» **What the exercise asks**: Transcribe all the records with complete accuracy.

--------

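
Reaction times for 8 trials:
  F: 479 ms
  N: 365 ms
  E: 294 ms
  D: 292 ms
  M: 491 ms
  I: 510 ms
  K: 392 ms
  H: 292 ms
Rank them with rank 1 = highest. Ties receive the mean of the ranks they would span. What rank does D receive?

Sorted (descending): 510, 491, 479, 392, 365, 294, 292, 292
The 2 values of 292 occupy positions 7–8 → average rank (7+8)/2 = 7.5.
D has value 292 ms → rank 7.5.

7.5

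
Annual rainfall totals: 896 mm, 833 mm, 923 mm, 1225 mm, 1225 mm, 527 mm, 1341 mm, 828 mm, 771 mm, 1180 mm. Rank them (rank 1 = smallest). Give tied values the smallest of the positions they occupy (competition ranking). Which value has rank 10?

1341

Sorted (ascending): 527, 771, 828, 833, 896, 923, 1180, 1225, 1225, 1341
The 2 values of 1225 occupy positions 8–9 → each gets rank 8.
Rank 10 → value 1341.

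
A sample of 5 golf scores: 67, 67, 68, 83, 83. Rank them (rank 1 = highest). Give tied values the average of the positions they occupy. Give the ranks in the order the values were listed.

Sorted (descending): 83, 83, 68, 67, 67
The 2 values of 83 occupy positions 1–2 → average rank (1+2)/2 = 1.5.
The 2 values of 67 occupy positions 4–5 → average rank (4+5)/2 = 4.5.

4.5, 4.5, 3, 1.5, 1.5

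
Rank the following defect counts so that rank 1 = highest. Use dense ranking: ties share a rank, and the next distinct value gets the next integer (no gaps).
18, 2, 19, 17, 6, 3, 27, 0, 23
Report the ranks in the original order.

Sorted (descending): 27, 23, 19, 18, 17, 6, 3, 2, 0
No ties — each value takes its position as its rank.

4, 8, 3, 5, 6, 7, 1, 9, 2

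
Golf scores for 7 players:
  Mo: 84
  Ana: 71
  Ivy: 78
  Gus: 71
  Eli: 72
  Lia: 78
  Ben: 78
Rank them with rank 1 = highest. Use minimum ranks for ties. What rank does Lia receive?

Sorted (descending): 84, 78, 78, 78, 72, 71, 71
The 3 values of 78 occupy positions 2–4 → each gets rank 2.
The 2 values of 71 occupy positions 6–7 → each gets rank 6.
Lia has value 78 → rank 2.

2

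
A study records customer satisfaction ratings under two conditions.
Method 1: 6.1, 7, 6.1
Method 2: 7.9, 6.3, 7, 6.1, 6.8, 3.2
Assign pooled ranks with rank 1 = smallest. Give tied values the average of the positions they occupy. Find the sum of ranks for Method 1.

13.5

Sorted (ascending): 3.2, 6.1, 6.1, 6.1, 6.3, 6.8, 7, 7, 7.9
The 3 values of 6.1 occupy positions 2–4 → average rank 3.
The 2 values of 7 occupy positions 7–8 → average rank (7+8)/2 = 7.5.
Method 1 values → pooled ranks: 6.1→3, 7→7.5, 6.1→3
Rank sum = 3 + 7.5 + 3 = 13.5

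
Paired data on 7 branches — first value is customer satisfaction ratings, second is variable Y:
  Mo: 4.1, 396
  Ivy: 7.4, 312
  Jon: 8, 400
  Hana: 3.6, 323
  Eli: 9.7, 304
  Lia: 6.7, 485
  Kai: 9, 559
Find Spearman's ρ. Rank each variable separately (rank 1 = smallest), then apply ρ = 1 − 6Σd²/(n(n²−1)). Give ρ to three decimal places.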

--------

» **Response for this exercise**:
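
Reaction times for 8 trials:
  F: 479 ms
  N: 365 ms
  E: 294 ms
  D: 292 ms
  M: 491 ms
  I: 510 ms
  K: 392 ms
  H: 292 ms
Rank them with rank 1 = highest. Ties receive the mean of the ranks they would span. What rank does D receive?

Sorted (descending): 510, 491, 479, 392, 365, 294, 292, 292
The 2 values of 292 occupy positions 7–8 → average rank (7+8)/2 = 7.5.
D has value 292 ms → rank 7.5.

7.5

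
Annual rainfall totals: 896 mm, 833 mm, 923 mm, 1225 mm, 1225 mm, 527 mm, 1341 mm, 828 mm, 771 mm, 1180 mm. Rank them (rank 1 = smallest). Give tied values the smallest of the positions they occupy (competition ranking). Which value has rank 10?

1341

Sorted (ascending): 527, 771, 828, 833, 896, 923, 1180, 1225, 1225, 1341
The 2 values of 1225 occupy positions 8–9 → each gets rank 8.
Rank 10 → value 1341.

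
A sample of 5 golf scores: 67, 67, 68, 83, 83. Rank them (rank 1 = highest). Give tied values the average of the positions they occupy. Give the ranks in the order the values were listed.

Sorted (descending): 83, 83, 68, 67, 67
The 2 values of 83 occupy positions 1–2 → average rank (1+2)/2 = 1.5.
The 2 values of 67 occupy positions 4–5 → average rank (4+5)/2 = 4.5.

4.5, 4.5, 3, 1.5, 1.5

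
Rank the following defect counts so that rank 1 = highest. Use dense ranking: ties share a rank, and the next distinct value gets the next integer (no gaps).
18, 2, 19, 17, 6, 3, 27, 0, 23
Report the ranks in the original order.

Sorted (descending): 27, 23, 19, 18, 17, 6, 3, 2, 0
No ties — each value takes its position as its rank.

4, 8, 3, 5, 6, 7, 1, 9, 2

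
Golf scores for 7 players:
  Mo: 84
  Ana: 71
  Ivy: 78
  Gus: 71
  Eli: 72
  Lia: 78
  Ben: 78
Rank them with rank 1 = highest. Use minimum ranks for ties. What rank does Lia receive?

Sorted (descending): 84, 78, 78, 78, 72, 71, 71
The 3 values of 78 occupy positions 2–4 → each gets rank 2.
The 2 values of 71 occupy positions 6–7 → each gets rank 6.
Lia has value 78 → rank 2.

2

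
A study records customer satisfaction ratings under two conditions.
Method 1: 6.1, 7, 6.1
Method 2: 7.9, 6.3, 7, 6.1, 6.8, 3.2
Assign pooled ranks with rank 1 = smallest. Give tied values the average of the positions they occupy. Find the sum of ranks for Method 1.

13.5

Sorted (ascending): 3.2, 6.1, 6.1, 6.1, 6.3, 6.8, 7, 7, 7.9
The 3 values of 6.1 occupy positions 2–4 → average rank 3.
The 2 values of 7 occupy positions 7–8 → average rank (7+8)/2 = 7.5.
Method 1 values → pooled ranks: 6.1→3, 7→7.5, 6.1→3
Rank sum = 3 + 7.5 + 3 = 13.5

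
Paired data on 7 branches — first value is customer satisfaction ratings, second is variable Y:
  Mo: 4.1, 396
  Ivy: 7.4, 312
  Jon: 8, 400
  Hana: 3.6, 323
  Eli: 9.7, 304
  Lia: 6.7, 485
  Kai: 9, 559
Find Spearman's ρ. Rank each variable separately (rank 1 = smallest), then apply ρ = 1 − 6Σd²/(n(n²−1)). Give ρ to three decimal places.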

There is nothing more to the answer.